--- The task ---
Copy the entries exactly. Leave nothing out and add nothing.

--- Dataset extract ---
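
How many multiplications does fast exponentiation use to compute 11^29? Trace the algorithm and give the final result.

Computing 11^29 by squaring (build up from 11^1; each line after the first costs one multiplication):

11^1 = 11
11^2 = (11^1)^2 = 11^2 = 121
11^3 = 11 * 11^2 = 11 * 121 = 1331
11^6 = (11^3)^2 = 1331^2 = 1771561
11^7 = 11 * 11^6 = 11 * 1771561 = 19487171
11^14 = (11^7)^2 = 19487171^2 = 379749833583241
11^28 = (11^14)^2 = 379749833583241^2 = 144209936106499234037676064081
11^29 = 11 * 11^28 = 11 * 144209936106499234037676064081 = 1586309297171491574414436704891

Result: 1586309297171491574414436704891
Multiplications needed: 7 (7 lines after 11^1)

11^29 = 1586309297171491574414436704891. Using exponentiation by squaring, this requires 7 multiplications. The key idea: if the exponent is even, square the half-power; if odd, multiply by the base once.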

--- Answer below ---
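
How many multiplications does fast exponentiation use to compute 11^29? Trace the algorithm and give the final result.

Computing 11^29 by squaring (build up from 11^1; each line after the first costs one multiplication):

11^1 = 11
11^2 = (11^1)^2 = 11^2 = 121
11^3 = 11 * 11^2 = 11 * 121 = 1331
11^6 = (11^3)^2 = 1331^2 = 1771561
11^7 = 11 * 11^6 = 11 * 1771561 = 19487171
11^14 = (11^7)^2 = 19487171^2 = 379749833583241
11^28 = (11^14)^2 = 379749833583241^2 = 144209936106499234037676064081
11^29 = 11 * 11^28 = 11 * 144209936106499234037676064081 = 1586309297171491574414436704891

Result: 1586309297171491574414436704891
Multiplications needed: 7 (7 lines after 11^1)

11^29 = 1586309297171491574414436704891. Using exponentiation by squaring, this requires 7 multiplications. The key idea: if the exponent is even, square the half-power; if odd, multiply by the base once.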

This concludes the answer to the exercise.